### Exercise
From the listing below, extract every line containing "listed".

### Supplied information
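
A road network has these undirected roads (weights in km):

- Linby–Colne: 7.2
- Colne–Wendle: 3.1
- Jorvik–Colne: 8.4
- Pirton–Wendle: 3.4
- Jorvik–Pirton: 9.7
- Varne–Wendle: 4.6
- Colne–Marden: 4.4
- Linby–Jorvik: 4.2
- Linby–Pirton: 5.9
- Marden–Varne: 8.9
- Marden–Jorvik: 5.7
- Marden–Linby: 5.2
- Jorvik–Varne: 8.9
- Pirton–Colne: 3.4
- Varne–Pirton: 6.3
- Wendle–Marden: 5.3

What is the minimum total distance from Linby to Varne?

Enumerating some paths:
Linby–Marden–Varne: 5.2+8.9 = 14.1
Linby–Jorvik–Varne: 4.2+8.9 = 13.1
Linby–Pirton–Varne: 5.9+6.3 = 12.2
Linby–Pirton–Wendle–Varne: 5.9+3.4+4.6 = 13.9
The minimum is 12.2 km via Linby–Pirton–Varne.

12.2 km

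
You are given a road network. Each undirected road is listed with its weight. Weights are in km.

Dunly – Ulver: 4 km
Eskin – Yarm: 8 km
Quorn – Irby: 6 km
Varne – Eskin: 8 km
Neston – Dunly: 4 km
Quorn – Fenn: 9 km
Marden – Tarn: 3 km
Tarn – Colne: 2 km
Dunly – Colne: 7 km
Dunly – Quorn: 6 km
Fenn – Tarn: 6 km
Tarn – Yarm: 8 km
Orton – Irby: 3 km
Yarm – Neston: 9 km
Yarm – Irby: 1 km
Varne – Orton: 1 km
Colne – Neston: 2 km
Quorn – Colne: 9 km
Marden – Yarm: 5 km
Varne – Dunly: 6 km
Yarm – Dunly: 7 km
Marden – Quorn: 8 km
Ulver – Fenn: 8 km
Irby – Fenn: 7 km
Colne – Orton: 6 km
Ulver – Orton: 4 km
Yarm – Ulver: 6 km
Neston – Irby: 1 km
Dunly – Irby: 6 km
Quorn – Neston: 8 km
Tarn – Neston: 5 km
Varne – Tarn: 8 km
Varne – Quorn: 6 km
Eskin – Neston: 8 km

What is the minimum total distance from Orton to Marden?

Candidate routes:
Orton - Colne - Tarn - Marden: 6+2+3 = 11
Orton - Irby - Yarm - Marden: 3+1+5 = 9
Orton - Irby - Neston - Colne - Tarn - Marden: 3+1+2+2+3 = 11
Orton - Varne - Tarn - Marden: 1+8+3 = 12
Cheapest is Orton - Irby - Yarm - Marden at 9 km.

9 km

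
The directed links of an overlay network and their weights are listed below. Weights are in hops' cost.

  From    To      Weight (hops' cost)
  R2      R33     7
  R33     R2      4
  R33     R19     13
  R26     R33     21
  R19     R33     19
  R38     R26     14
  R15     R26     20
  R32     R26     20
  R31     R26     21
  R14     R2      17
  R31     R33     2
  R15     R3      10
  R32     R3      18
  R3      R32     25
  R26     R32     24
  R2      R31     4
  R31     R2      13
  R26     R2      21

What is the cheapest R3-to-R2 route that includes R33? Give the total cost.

Shortest R3→R33: R3–R32–R26–R33 = 66
Shortest R33→R2: R33–R2 = 4
Total via R33: 66 + 4 = 70 hops' cost.

70 hops' cost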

### Exercise response
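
You are given a road network. Each undirected road is listed with its weight. Weights are in km.
The directed links of an overlay network and their weights are listed below. Weights are in hops' cost.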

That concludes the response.